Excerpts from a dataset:
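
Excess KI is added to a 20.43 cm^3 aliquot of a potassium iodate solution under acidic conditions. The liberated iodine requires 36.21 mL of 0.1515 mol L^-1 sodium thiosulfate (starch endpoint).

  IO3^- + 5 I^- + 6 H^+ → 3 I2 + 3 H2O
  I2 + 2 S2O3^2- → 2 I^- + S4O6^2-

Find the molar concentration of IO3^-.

n(S2O3^2-) = 0.03621 × 0.1515 = 5.486 × 10^-3 mol
n(I2) = n(S2O3^2-)/2 = 2.743 × 10^-3 mol
From the 1:3 ratio, n(IO3^-) in the aliquot = 1/3 × 2.743 × 10^-3 = 9.143 × 10^-4 mol
[IO3^-] = 9.143 × 10^-4 / 0.02043 = 0.04475 mol/L

0.04475 mol/L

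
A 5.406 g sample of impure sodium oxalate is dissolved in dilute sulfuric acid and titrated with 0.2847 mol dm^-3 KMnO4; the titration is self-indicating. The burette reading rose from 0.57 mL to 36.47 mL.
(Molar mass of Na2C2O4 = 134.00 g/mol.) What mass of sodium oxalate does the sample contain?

2 MnO4^- + 5 C2O4^2- + 16 H^+ → 2 Mn^2+ + 10 CO2 + 8 H2O
n(KMnO4) = 0.03590 L × 0.2847 mol/L = 0.01022 mol
From the 5:2 ratio, n(Na2C2O4) = 5/2 × 0.01022 = 0.02555 mol
mass of Na2C2O4 = 0.02555 × 134.00 g/mol = 3.424 g

3.424 g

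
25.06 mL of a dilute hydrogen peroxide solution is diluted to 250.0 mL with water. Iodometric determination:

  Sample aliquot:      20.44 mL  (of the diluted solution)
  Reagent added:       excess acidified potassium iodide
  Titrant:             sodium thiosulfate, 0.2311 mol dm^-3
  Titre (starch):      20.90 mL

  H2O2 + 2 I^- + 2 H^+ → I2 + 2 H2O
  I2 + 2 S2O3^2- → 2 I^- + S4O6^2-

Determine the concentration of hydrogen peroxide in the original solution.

n(S2O3^2-) = 0.02090 × 0.2311 = 4.830 × 10^-3 mol
n(I2) = n(S2O3^2-)/2 = 2.415 × 10^-3 mol
n(H2O2) in the aliquot = 2.415 × 10^-3 mol (1:1 ratio)
[H2O2]_dilute = 2.415 × 10^-3 / 0.02044 = 0.1182 mol/L
[H2O2]_original = 0.1182 × 250.0/25.06 = 1.179 mol/L

1.179 mol/L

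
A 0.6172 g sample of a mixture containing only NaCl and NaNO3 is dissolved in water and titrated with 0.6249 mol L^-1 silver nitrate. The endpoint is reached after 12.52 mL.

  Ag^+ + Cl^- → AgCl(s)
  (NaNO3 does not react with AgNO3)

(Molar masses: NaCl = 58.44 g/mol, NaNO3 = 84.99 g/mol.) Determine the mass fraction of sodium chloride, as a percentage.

n(AgNO3) = 0.01252 × 0.6249 = 7.824 × 10^-3 mol
Let x = n(NaCl), y = n(NaNO3).
Titrant: 1x = 7.824 × 10^-3;  mass: 58.44x + 84.99y = 0.6172
Solving, x = 7.824 × 10^-3 mol, y = 1.882 × 10^-3 mol
mass of NaCl = 7.824 × 10^-3 × 58.44 = 0.4572 g
% NaCl = 0.4572 / 0.6172 × 100 = 74.08 %

74.08 %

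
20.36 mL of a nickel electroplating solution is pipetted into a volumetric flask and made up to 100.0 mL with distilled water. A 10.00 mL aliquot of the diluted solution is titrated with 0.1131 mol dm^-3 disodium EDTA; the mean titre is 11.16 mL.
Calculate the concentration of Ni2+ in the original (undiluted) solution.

Ni^2+ + EDTA^4- → [Ni(EDTA)]^2-
n(EDTA) = 0.01116 × 0.1131 = 1.262 × 10^-3 mol
n(Ni2+) in the aliquot = 1.262 × 10^-3 mol (1:1 ratio)
[Ni2+]_dilute = 1.262 × 10^-3 / 0.01000 = 0.1262 mol/L
Dilution factor = 100.0 / 20.36 = 4.912
[Ni2+]_stock = 0.1262 × 4.912 = 0.6199 mol/L

0.6199 mol/L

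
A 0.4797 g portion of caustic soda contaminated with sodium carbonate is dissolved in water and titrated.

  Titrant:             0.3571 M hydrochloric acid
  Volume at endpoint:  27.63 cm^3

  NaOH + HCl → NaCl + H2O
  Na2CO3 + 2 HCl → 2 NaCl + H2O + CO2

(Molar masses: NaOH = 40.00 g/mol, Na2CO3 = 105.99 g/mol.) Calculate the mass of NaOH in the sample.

n(HCl) = 0.02763 × 0.3571 = 9.867 × 10^-3 mol
Let x = n(NaOH), y = n(Na2CO3).
Titrant: 1x + 2y = 9.867 × 10^-3;  mass: 40.00x + 105.99y = 0.4797
Solving, x = 3.323 × 10^-3 mol, y = 3.272 × 10^-3 mol
mass of NaOH = 3.323 × 10^-3 × 40.00 = 0.1329 g

0.1329 g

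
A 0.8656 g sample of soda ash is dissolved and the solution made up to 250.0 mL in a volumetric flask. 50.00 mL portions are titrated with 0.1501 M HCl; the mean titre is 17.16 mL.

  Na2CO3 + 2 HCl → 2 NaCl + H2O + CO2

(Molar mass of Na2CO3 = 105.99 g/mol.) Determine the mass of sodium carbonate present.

0.6825 g

n(HCl) per titration = 0.01716 × 0.1501 = 2.576 × 10^-3 mol
From the 1:2 ratio, n(Na2CO3) in each aliquot = 1/2 × 2.576 × 10^-3 = 1.288 × 10^-3 mol
n(Na2CO3) in the whole flask = 1.288 × 10^-3 × 250.0/50.00 = 6.439 × 10^-3 mol
mass of Na2CO3 = 6.439 × 10^-3 × 105.99 = 0.6825 g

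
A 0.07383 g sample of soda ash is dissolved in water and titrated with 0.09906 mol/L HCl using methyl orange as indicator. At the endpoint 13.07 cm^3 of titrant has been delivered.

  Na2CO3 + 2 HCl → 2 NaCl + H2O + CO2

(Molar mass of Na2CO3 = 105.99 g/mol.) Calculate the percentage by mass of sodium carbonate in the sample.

n(HCl) = 0.01307 L × 0.09906 mol/L = 1.295 × 10^-3 mol
From the 1:2 ratio, n(Na2CO3) = 1/2 × 1.295 × 10^-3 = 6.474 × 10^-4 mol
mass of Na2CO3 = 6.474 × 10^-4 × 105.99 g/mol = 0.06861 g
% Na2CO3 = 0.06861 / 0.07383 × 100 = 92.93 %

92.93 %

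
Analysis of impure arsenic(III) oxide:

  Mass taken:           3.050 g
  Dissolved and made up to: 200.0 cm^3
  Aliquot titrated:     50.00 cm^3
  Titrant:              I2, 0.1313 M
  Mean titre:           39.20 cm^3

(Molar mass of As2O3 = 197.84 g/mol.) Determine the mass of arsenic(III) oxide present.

2.037 g

As2O3 + 2 I2 + 2 H2O → As2O5 + 4 HI
n(I2) per titration = 0.03920 × 0.1313 = 5.147 × 10^-3 mol
From the 1:2 ratio, n(As2O3) in each aliquot = 1/2 × 5.147 × 10^-3 = 2.573 × 10^-3 mol
n(As2O3) in the whole flask = 2.573 × 10^-3 × 200.0/50.00 = 0.01029 mol
mass of As2O3 = 0.01029 × 197.84 = 2.037 g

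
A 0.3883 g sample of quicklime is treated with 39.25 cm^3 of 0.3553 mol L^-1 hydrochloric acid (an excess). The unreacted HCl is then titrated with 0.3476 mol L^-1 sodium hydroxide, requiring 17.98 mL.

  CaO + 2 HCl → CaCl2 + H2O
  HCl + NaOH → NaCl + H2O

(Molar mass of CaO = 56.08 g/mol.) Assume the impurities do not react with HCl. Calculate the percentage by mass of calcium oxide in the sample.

n(HCl) added = 0.03925 × 0.3553 = 0.01395 mol
n(NaOH) used in back-titration = 0.01798 × 0.3476 = 6.250 × 10^-3 mol
n(HCl) left over = 6.250 × 10^-3 mol (1:1 ratio)
n(HCl) consumed by analyte = 0.01395 − 6.250 × 10^-3 = 7.696 × 10^-3 mol
From the 1:2 ratio, n(CaO) = 1/2 × 7.696 × 10^-3 = 3.848 × 10^-3 mol
mass of CaO = 3.848 × 10^-3 × 56.08 = 0.2158 g
% CaO = 0.2158 / 0.3883 × 100 = 55.57 %

55.57 %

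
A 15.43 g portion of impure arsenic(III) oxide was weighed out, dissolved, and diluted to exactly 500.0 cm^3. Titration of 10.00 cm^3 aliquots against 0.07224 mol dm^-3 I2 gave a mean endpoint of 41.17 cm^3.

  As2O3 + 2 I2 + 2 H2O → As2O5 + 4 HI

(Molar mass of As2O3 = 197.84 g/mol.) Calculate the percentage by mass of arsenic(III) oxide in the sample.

95.33 %

n(I2) per titration = 0.04117 × 0.07224 = 2.974 × 10^-3 mol
From the 1:2 ratio, n(As2O3) in each aliquot = 1/2 × 2.974 × 10^-3 = 1.487 × 10^-3 mol
n(As2O3) in the whole flask = 1.487 × 10^-3 × 500.0/10.00 = 0.07435 mol
mass of As2O3 = 0.07435 × 197.84 = 14.71 g
% As2O3 = 14.71 / 15.43 × 100 = 95.33 %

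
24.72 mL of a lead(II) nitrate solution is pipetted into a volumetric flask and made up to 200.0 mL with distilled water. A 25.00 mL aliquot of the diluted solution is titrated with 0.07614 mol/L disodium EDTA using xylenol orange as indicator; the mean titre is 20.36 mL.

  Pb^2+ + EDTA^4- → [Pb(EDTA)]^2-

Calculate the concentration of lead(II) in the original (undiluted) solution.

0.5017 mol/L

n(EDTA) = 0.02036 × 0.07614 = 1.550 × 10^-3 mol
n(Pb2+) in the aliquot = 1.550 × 10^-3 mol (1:1 ratio)
[Pb2+]_dilute = 1.550 × 10^-3 / 0.02500 = 0.06201 mol/L
Dilution factor = 200.0 / 24.72 = 8.091
[Pb2+]_stock = 0.06201 × 8.091 = 0.5017 mol/L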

### PROBLEM:
Look above for the line that contains "24.72 mL of". That line and every line after it through the end of the data must be written out exactly, with nothing else.

### EXERCISE SOLUTION:
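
24.72 mL of a lead(II) nitrate solution is pipetted into a volumetric flask and made up to 200.0 mL with distilled water. A 25.00 mL aliquot of the diluted solution is titrated with 0.07614 mol/L disodium EDTA using xylenol orange as indicator; the mean titre is 20.36 mL.

  Pb^2+ + EDTA^4- → [Pb(EDTA)]^2-

Calculate the concentration of lead(II) in the original (undiluted) solution.

0.5017 mol/L

n(EDTA) = 0.02036 × 0.07614 = 1.550 × 10^-3 mol
n(Pb2+) in the aliquot = 1.550 × 10^-3 mol (1:1 ratio)
[Pb2+]_dilute = 1.550 × 10^-3 / 0.02500 = 0.06201 mol/L
Dilution factor = 200.0 / 24.72 = 8.091
[Pb2+]_stock = 0.06201 × 8.091 = 0.5017 mol/L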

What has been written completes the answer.